REQUIREMENT:
Print the listing below once more, unchanged.

________________

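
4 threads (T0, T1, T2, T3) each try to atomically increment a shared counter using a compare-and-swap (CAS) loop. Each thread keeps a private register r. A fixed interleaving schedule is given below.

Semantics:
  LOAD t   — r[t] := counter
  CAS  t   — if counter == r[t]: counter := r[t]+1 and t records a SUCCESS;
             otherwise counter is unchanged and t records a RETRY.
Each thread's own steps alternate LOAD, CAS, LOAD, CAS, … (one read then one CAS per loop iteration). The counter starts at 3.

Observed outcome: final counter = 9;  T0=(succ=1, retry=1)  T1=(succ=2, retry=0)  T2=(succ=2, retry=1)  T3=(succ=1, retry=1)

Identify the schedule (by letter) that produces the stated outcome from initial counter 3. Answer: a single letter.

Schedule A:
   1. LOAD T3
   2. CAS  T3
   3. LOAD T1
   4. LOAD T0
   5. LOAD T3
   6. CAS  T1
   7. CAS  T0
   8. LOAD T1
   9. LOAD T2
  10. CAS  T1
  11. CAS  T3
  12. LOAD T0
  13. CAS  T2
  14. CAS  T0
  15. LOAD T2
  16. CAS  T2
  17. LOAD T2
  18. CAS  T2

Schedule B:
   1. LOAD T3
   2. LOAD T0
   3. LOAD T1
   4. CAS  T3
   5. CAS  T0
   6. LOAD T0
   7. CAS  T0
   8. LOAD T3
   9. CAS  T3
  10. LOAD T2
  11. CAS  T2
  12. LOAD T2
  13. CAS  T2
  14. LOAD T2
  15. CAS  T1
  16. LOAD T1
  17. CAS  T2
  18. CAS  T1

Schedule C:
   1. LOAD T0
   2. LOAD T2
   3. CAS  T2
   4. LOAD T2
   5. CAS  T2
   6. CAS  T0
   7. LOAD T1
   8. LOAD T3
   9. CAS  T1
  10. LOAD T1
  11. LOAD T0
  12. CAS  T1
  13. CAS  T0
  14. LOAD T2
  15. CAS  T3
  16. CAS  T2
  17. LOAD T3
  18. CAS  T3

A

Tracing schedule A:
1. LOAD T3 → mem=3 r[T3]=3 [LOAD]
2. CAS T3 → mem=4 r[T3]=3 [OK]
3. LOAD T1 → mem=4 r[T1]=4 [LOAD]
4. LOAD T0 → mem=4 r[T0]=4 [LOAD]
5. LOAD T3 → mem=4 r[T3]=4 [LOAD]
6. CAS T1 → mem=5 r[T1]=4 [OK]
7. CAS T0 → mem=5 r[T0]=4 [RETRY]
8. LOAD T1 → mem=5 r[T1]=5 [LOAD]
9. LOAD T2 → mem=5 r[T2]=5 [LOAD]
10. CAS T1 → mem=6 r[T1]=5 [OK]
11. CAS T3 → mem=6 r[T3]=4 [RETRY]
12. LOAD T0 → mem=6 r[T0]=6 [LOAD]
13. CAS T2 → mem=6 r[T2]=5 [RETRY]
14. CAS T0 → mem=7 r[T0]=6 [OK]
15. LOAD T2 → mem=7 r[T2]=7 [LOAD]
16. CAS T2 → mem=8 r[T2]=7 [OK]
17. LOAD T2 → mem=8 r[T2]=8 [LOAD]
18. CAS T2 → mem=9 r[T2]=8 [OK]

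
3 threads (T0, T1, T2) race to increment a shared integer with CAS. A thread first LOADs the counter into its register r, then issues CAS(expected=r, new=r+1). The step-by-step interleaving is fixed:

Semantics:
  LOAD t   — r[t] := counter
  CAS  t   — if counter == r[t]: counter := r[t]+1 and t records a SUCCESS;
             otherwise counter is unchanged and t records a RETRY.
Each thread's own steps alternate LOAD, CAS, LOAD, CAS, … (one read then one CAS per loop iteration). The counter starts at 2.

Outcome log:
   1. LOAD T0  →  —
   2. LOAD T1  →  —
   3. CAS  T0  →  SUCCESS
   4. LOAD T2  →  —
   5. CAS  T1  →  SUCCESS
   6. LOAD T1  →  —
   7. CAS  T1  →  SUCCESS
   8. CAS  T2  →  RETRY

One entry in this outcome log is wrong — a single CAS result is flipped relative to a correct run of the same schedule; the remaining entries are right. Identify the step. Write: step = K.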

________________

TASK SOLUTION:
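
4 threads (T0, T1, T2, T3) each try to atomically increment a shared counter using a compare-and-swap (CAS) loop. Each thread keeps a private register r. A fixed interleaving schedule is given below.

Semantics:
  LOAD t   — r[t] := counter
  CAS  t   — if counter == r[t]: counter := r[t]+1 and t records a SUCCESS;
             otherwise counter is unchanged and t records a RETRY.
Each thread's own steps alternate LOAD, CAS, LOAD, CAS, … (one read then one CAS per loop iteration). The counter starts at 3.

Observed outcome: final counter = 9;  T0=(succ=1, retry=1)  T1=(succ=2, retry=0)  T2=(succ=2, retry=1)  T3=(succ=1, retry=1)

Identify the schedule (by letter) that produces the stated outcome from initial counter 3. Answer: a single letter.

Schedule A:
   1. LOAD T3
   2. CAS  T3
   3. LOAD T1
   4. LOAD T0
   5. LOAD T3
   6. CAS  T1
   7. CAS  T0
   8. LOAD T1
   9. LOAD T2
  10. CAS  T1
  11. CAS  T3
  12. LOAD T0
  13. CAS  T2
  14. CAS  T0
  15. LOAD T2
  16. CAS  T2
  17. LOAD T2
  18. CAS  T2

Schedule B:
   1. LOAD T3
   2. LOAD T0
   3. LOAD T1
   4. CAS  T3
   5. CAS  T0
   6. LOAD T0
   7. CAS  T0
   8. LOAD T3
   9. CAS  T3
  10. LOAD T2
  11. CAS  T2
  12. LOAD T2
  13. CAS  T2
  14. LOAD T2
  15. CAS  T1
  16. LOAD T1
  17. CAS  T2
  18. CAS  T1

Schedule C:
   1. LOAD T0
   2. LOAD T2
   3. CAS  T2
   4. LOAD T2
   5. CAS  T2
   6. CAS  T0
   7. LOAD T1
   8. LOAD T3
   9. CAS  T1
  10. LOAD T1
  11. LOAD T0
  12. CAS  T1
  13. CAS  T0
  14. LOAD T2
  15. CAS  T3
  16. CAS  T2
  17. LOAD T3
  18. CAS  T3

A

Tracing schedule A:
1. LOAD T3 → mem=3 r[T3]=3 [LOAD]
2. CAS T3 → mem=4 r[T3]=3 [OK]
3. LOAD T1 → mem=4 r[T1]=4 [LOAD]
4. LOAD T0 → mem=4 r[T0]=4 [LOAD]
5. LOAD T3 → mem=4 r[T3]=4 [LOAD]
6. CAS T1 → mem=5 r[T1]=4 [OK]
7. CAS T0 → mem=5 r[T0]=4 [RETRY]
8. LOAD T1 → mem=5 r[T1]=5 [LOAD]
9. LOAD T2 → mem=5 r[T2]=5 [LOAD]
10. CAS T1 → mem=6 r[T1]=5 [OK]
11. CAS T3 → mem=6 r[T3]=4 [RETRY]
12. LOAD T0 → mem=6 r[T0]=6 [LOAD]
13. CAS T2 → mem=6 r[T2]=5 [RETRY]
14. CAS T0 → mem=7 r[T0]=6 [OK]
15. LOAD T2 → mem=7 r[T2]=7 [LOAD]
16. CAS T2 → mem=8 r[T2]=7 [OK]
17. LOAD T2 → mem=8 r[T2]=8 [LOAD]
18. CAS T2 → mem=9 r[T2]=8 [OK]

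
3 threads (T0, T1, T2) race to increment a shared integer with CAS. A thread first LOADs the counter into its register r, then issues CAS(expected=r, new=r+1). The step-by-step interleaving is fixed:

Semantics:
  LOAD t   — r[t] := counter
  CAS  t   — if counter == r[t]: counter := r[t]+1 and t records a SUCCESS;
             otherwise counter is unchanged and t records a RETRY.
Each thread's own steps alternate LOAD, CAS, LOAD, CAS, … (one read then one CAS per loop iteration). The counter starts at 2.

Outcome log:
   1. LOAD T0  →  —
   2. LOAD T1  →  —
   3. CAS  T0  →  SUCCESS
   4. LOAD T2  →  —
   5. CAS  T1  →  SUCCESS
   6. LOAD T1  →  —
   7. CAS  T1  →  SUCCESS
   8. CAS  T2  →  RETRY

One entry in this outcome log is wrong — a single CAS result is flipped relative to a correct run of the same schedule; the remaining entries are right. Identify the step. Write: step = K.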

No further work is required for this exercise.